§ **Work item**: Report every line of the records that contains the word "located".

§ **Data for this exercise**:
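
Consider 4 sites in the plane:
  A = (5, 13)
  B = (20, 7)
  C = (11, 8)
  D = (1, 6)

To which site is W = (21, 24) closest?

Compare squared distances (the ordering matches that of the actual distances):
|WA|² = (21−5)² + (24−13)² = 256 + 121 = 377
|WB|² = (21−20)² + (24−7)² = 1 + 289 = 290
|WC|² = (21−11)² + (24−8)² = 100 + 256 = 356
|WD|² = (21−1)² + (24−6)² = 400 + 324 = 724
The smallest is to B, so W lies in the Voronoi region of B.

B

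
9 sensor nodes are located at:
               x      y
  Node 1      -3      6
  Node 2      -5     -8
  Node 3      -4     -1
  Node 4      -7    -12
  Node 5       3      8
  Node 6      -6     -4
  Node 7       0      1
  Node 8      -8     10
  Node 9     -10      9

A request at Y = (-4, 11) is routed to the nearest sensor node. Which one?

Since √ is increasing, it suffices to compare squared distances:
d²(Y, Node 1) = (-4−(-3))² + (11−6)² = 1 + 25 = 26
d²(Y, Node 2) = (-4−(-5))² + (11−(-8))² = 1 + 361 = 362
d²(Y, Node 3) = (-4−(-4))² + (11−(-1))² = 0 + 144 = 144
d²(Y, Node 4) = (-4−(-7))² + (11−(-12))² = 9 + 529 = 538
d²(Y, Node 5) = (-4−3)² + (11−8)² = 49 + 9 = 58
d²(Y, Node 6) = (-4−(-6))² + (11−(-4))² = 4 + 225 = 229
d²(Y, Node 7) = (-4−0)² + (11−1)² = 16 + 100 = 116
d²(Y, Node 8) = (-4−(-8))² + (11−10)² = 16 + 1 = 17
d²(Y, Node 9) = (-4−(-10))² + (11−9)² = 36 + 4 = 40
The smallest is to Node 8, so Y lies in the Voronoi region of Node 8.

Node 8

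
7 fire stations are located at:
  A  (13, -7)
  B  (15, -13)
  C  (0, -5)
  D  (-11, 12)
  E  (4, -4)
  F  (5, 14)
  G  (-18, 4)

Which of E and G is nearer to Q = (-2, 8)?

E

Compare squared distances:
|QE|² = (-2−4)² + (8−(-4))² = 36 + 144 = 180
|QG|² = (-2−(-18))² + (8−4)² = 256 + 16 = 272
180 < 272, so E is closer.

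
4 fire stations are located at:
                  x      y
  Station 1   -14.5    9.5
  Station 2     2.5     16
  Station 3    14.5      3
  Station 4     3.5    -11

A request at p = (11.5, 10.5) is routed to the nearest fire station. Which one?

Squared Euclidean distances:
d²(p, Station 1) = 676 + 1 = 677
d²(p, Station 2) = 81 + 30.25 = 111.25
d²(p, Station 3) = 9 + 56.25 = 65.25
d²(p, Station 4) = 64 + 462.25 = 526.25
Minimum is at Station 3.

Station 3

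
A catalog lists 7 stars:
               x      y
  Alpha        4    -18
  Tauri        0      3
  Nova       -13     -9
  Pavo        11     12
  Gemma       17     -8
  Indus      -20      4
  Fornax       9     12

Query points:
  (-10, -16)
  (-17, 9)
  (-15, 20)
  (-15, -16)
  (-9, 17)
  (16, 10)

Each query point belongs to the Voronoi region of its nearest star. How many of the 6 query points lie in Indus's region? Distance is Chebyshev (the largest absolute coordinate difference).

3

(-10, -16) — d to each: Alpha:14, Tauri:19, Nova:7, Pavo:28, Gemma:27, Indus:20, Fornax:28 → nearest is Nova
(-17, 9) — d to each: Alpha:27, Tauri:17, Nova:18, Pavo:28, Gemma:34, Indus:5, Fornax:26 → nearest is Indus
(-15, 20) — d to each: Alpha:38, Tauri:17, Nova:29, Pavo:26, Gemma:32, Indus:16, Fornax:24 → nearest is Indus
(-15, -16) — d to each: Alpha:19, Tauri:19, Nova:7, Pavo:28, Gemma:32, Indus:20, Fornax:28 → nearest is Nova
(-9, 17) — d to each: Alpha:35, Tauri:14, Nova:26, Pavo:20, Gemma:26, Indus:13, Fornax:18 → nearest is Indus
(16, 10) — d to each: Alpha:28, Tauri:16, Nova:29, Pavo:5, Gemma:18, Indus:36, Fornax:7 → nearest is Pavo
3 of the 6 points have Indus as nearest.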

§ **Response to this task**:
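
9 sensor nodes are located at:
7 fire stations are located at:
4 fire stations are located at: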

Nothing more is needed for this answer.